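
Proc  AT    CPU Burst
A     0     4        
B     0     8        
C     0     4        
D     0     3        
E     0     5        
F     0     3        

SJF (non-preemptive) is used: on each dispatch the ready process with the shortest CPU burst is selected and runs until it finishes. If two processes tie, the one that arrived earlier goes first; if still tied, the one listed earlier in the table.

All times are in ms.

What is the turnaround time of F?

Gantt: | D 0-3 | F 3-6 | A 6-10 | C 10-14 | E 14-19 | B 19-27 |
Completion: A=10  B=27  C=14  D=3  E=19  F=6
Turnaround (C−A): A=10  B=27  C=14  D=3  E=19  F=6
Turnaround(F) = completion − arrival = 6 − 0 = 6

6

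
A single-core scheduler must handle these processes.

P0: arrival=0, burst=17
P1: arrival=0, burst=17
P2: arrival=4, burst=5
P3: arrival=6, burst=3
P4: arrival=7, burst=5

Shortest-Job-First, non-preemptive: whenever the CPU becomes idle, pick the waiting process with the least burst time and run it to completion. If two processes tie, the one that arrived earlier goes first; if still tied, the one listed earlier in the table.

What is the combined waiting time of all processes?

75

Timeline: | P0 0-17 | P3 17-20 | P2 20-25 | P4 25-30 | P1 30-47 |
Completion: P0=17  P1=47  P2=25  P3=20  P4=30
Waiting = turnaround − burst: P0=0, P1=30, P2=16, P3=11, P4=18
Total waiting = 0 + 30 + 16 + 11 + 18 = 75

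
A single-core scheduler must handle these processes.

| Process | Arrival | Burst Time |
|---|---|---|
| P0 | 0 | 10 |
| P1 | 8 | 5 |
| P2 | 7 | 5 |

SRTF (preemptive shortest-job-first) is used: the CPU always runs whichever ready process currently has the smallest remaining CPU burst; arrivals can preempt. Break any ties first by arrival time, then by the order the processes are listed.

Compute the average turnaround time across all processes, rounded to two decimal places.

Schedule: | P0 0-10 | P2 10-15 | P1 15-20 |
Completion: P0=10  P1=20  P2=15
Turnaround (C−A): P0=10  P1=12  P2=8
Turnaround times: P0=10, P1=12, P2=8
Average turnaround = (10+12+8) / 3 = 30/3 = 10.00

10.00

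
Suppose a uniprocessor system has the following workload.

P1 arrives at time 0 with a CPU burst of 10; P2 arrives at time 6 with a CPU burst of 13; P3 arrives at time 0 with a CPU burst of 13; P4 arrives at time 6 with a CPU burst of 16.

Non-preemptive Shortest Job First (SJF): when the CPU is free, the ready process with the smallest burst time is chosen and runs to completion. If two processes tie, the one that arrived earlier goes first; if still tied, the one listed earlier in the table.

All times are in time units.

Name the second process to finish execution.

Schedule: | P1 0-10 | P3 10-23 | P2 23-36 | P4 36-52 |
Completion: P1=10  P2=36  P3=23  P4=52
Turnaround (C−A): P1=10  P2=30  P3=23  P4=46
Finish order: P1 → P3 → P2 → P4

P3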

The problem
Every record, from the first to the last, should be transcribed exactly.

Answer to the exercise
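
Proc  AT    CPU Burst
A     0     4        
B     0     8        
C     0     4        
D     0     3        
E     0     5        
F     0     3        

SJF (non-preemptive) is used: on each dispatch the ready process with the shortest CPU burst is selected and runs until it finishes. If two processes tie, the one that arrived earlier goes first; if still tied, the one listed earlier in the table.

All times are in ms.

What is the turnaround time of F?

Gantt: | D 0-3 | F 3-6 | A 6-10 | C 10-14 | E 14-19 | B 19-27 |
Completion: A=10  B=27  C=14  D=3  E=19  F=6
Turnaround (C−A): A=10  B=27  C=14  D=3  E=19  F=6
Turnaround(F) = completion − arrival = 6 − 0 = 6

6

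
A single-core scheduler must handle these processes.

P0: arrival=0, burst=17
P1: arrival=0, burst=17
P2: arrival=4, burst=5
P3: arrival=6, burst=3
P4: arrival=7, burst=5

Shortest-Job-First, non-preemptive: whenever the CPU becomes idle, pick the waiting process with the least burst time and run it to completion. If two processes tie, the one that arrived earlier goes first; if still tied, the one listed earlier in the table.

What is the combined waiting time of all processes?

75

Timeline: | P0 0-17 | P3 17-20 | P2 20-25 | P4 25-30 | P1 30-47 |
Completion: P0=17  P1=47  P2=25  P3=20  P4=30
Waiting = turnaround − burst: P0=0, P1=30, P2=16, P3=11, P4=18
Total waiting = 0 + 30 + 16 + 11 + 18 = 75

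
A single-core scheduler must handle these processes.

| Process | Arrival | Burst Time |
|---|---|---|
| P0 | 0 | 10 |
| P1 | 8 | 5 |
| P2 | 7 | 5 |

SRTF (preemptive shortest-job-first) is used: the CPU always runs whichever ready process currently has the smallest remaining CPU burst; arrivals can preempt. Break any ties first by arrival time, then by the order the processes are listed.

Compute the average turnaround time across all processes, rounded to two decimal places.

Schedule: | P0 0-10 | P2 10-15 | P1 15-20 |
Completion: P0=10  P1=20  P2=15
Turnaround (C−A): P0=10  P1=12  P2=8
Turnaround times: P0=10, P1=12, P2=8
Average turnaround = (10+12+8) / 3 = 30/3 = 10.00

10.00

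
Suppose a uniprocessor system has the following workload.

P1 arrives at time 0 with a CPU burst of 10; P2 arrives at time 6 with a CPU burst of 13; P3 arrives at time 0 with a CPU burst of 13; P4 arrives at time 6 with a CPU burst of 16.

Non-preemptive Shortest Job First (SJF): when the CPU is free, the ready process with the smallest burst time is chosen and runs to completion. If two processes tie, the one that arrived earlier goes first; if still tied, the one listed earlier in the table.

All times are in time units.

Name the second process to finish execution.

Schedule: | P1 0-10 | P3 10-23 | P2 23-36 | P4 36-52 |
Completion: P1=10  P2=36  P3=23  P4=52
Turnaround (C−A): P1=10  P2=30  P3=23  P4=46
Finish order: P1 → P3 → P2 → P4

P3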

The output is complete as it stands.